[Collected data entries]
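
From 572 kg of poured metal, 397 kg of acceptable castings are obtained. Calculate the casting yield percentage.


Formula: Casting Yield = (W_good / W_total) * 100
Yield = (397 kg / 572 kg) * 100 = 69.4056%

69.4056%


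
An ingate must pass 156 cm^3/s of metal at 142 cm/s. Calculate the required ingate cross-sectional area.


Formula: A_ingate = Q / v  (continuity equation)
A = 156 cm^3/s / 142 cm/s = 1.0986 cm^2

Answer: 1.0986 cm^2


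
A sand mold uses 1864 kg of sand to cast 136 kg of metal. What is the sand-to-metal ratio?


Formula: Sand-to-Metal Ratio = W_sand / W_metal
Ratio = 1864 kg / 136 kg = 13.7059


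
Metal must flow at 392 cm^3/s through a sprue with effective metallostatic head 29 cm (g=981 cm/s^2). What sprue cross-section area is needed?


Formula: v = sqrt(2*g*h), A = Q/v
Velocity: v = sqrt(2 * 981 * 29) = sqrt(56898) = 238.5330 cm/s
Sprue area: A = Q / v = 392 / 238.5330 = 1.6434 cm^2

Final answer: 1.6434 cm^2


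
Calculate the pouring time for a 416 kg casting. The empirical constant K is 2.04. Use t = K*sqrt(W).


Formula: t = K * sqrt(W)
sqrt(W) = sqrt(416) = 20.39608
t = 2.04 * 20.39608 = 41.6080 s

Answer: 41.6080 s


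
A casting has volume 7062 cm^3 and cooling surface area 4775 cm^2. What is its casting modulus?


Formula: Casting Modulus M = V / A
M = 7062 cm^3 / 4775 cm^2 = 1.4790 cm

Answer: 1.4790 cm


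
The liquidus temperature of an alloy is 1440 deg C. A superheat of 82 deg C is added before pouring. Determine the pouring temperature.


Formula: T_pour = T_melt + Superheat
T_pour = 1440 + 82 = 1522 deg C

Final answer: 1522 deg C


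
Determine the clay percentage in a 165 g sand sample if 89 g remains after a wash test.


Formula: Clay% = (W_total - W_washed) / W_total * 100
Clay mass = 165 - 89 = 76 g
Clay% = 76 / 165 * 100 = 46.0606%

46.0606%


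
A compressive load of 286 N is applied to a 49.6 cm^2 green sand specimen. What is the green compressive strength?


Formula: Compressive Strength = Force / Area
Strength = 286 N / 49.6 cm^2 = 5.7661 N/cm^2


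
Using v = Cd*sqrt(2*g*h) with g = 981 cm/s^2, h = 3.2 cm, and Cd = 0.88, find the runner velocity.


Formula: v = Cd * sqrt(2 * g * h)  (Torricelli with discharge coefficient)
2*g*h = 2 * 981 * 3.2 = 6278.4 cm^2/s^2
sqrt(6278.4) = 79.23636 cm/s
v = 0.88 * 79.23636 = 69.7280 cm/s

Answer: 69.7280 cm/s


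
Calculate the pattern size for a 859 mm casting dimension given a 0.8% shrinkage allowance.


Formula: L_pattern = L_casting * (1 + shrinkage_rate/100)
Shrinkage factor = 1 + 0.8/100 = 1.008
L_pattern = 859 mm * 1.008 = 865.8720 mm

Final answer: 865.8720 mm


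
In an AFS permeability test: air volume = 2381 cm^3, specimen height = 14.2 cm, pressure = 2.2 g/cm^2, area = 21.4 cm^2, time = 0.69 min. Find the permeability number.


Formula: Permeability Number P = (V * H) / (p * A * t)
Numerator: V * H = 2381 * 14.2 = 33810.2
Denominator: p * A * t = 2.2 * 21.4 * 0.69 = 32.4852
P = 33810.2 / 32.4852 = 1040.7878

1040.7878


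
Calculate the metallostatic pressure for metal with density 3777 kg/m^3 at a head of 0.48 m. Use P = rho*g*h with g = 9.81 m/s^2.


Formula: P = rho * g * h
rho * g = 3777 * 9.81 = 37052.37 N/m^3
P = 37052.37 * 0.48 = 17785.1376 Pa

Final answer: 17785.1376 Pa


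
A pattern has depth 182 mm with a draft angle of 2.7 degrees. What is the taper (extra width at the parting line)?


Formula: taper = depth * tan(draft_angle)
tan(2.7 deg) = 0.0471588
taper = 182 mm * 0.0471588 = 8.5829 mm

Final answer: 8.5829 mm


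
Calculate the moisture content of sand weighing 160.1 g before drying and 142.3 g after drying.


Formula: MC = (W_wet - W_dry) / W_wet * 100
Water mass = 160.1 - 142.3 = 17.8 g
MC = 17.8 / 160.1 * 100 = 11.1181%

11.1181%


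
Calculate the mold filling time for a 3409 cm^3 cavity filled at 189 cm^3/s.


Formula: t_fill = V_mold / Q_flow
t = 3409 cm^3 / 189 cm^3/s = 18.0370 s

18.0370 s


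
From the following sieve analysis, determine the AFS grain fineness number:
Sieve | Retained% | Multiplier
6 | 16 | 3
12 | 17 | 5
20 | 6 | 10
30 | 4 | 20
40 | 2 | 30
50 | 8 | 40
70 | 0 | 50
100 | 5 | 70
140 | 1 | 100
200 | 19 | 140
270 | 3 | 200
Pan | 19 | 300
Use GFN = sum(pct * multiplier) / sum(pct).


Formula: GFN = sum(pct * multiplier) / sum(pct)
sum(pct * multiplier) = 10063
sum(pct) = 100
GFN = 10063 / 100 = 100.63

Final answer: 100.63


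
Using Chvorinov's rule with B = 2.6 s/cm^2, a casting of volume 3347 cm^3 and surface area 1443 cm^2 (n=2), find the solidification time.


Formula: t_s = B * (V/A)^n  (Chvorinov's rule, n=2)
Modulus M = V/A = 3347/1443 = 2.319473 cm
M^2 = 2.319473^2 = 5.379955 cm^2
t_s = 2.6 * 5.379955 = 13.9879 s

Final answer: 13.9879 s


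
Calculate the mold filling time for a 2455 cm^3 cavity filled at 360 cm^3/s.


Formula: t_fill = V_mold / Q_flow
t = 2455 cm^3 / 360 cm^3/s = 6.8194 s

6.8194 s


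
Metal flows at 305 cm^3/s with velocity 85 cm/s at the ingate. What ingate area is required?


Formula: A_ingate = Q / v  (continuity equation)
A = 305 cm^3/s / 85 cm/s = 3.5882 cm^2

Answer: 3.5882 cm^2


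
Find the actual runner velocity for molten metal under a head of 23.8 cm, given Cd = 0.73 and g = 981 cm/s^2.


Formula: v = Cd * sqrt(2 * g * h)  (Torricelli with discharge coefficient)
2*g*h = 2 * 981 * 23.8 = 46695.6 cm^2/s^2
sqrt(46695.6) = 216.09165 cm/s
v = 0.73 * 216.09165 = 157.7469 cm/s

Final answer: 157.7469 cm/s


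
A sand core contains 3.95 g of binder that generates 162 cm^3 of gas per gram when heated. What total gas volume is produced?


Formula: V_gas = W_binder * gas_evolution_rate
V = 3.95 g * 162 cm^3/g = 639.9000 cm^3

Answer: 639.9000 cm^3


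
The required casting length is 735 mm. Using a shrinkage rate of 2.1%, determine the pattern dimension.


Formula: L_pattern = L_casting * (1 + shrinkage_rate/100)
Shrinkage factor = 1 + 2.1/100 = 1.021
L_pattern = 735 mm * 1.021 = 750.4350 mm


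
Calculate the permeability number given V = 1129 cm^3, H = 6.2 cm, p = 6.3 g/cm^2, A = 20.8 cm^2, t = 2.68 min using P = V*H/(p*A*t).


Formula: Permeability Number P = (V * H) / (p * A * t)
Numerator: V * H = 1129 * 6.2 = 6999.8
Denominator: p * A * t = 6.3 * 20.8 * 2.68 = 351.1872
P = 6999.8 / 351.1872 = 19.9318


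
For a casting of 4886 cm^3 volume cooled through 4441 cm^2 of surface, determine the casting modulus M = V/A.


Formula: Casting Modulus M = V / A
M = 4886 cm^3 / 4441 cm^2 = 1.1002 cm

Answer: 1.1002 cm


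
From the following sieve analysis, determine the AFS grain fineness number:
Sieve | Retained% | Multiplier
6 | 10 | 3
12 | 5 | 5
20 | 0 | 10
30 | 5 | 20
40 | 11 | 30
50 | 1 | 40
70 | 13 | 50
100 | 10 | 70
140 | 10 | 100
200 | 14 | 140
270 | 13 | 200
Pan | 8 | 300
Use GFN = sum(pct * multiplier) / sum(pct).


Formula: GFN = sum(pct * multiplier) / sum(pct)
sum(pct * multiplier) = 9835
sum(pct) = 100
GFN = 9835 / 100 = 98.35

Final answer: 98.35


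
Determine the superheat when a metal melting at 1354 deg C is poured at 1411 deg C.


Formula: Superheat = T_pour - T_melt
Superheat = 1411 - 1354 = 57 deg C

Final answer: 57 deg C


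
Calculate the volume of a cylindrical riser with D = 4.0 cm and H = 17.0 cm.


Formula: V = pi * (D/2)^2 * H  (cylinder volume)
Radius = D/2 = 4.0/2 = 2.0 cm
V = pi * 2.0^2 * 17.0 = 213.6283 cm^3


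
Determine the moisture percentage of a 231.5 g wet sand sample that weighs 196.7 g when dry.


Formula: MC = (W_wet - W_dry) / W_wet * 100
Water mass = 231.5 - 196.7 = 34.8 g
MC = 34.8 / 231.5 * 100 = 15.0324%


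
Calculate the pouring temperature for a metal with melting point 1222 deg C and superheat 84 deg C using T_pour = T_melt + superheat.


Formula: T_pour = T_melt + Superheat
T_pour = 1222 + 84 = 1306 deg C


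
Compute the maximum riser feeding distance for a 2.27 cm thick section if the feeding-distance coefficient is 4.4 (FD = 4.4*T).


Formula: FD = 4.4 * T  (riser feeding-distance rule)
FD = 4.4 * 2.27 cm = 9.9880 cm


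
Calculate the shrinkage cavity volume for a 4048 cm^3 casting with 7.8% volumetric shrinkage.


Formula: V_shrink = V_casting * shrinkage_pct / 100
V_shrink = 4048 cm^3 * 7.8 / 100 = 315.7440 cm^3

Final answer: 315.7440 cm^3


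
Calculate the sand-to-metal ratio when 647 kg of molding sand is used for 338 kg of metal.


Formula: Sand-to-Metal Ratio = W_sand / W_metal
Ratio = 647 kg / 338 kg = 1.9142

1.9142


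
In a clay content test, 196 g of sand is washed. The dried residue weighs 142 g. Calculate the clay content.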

> [Work task]:
Give back exactly the lines from the one containing "Calculate the shrinkage" through the last line of the records.

> [Solution below]:
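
Calculate the shrinkage cavity volume for a 4048 cm^3 casting with 7.8% volumetric shrinkage.


Formula: V_shrink = V_casting * shrinkage_pct / 100
V_shrink = 4048 cm^3 * 7.8 / 100 = 315.7440 cm^3

Final answer: 315.7440 cm^3


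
Calculate the sand-to-metal ratio when 647 kg of molding sand is used for 338 kg of metal.


Formula: Sand-to-Metal Ratio = W_sand / W_metal
Ratio = 647 kg / 338 kg = 1.9142

1.9142


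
In a clay content test, 196 g of sand is washed. The dried residue weighs 142 g. Calculate the clay content.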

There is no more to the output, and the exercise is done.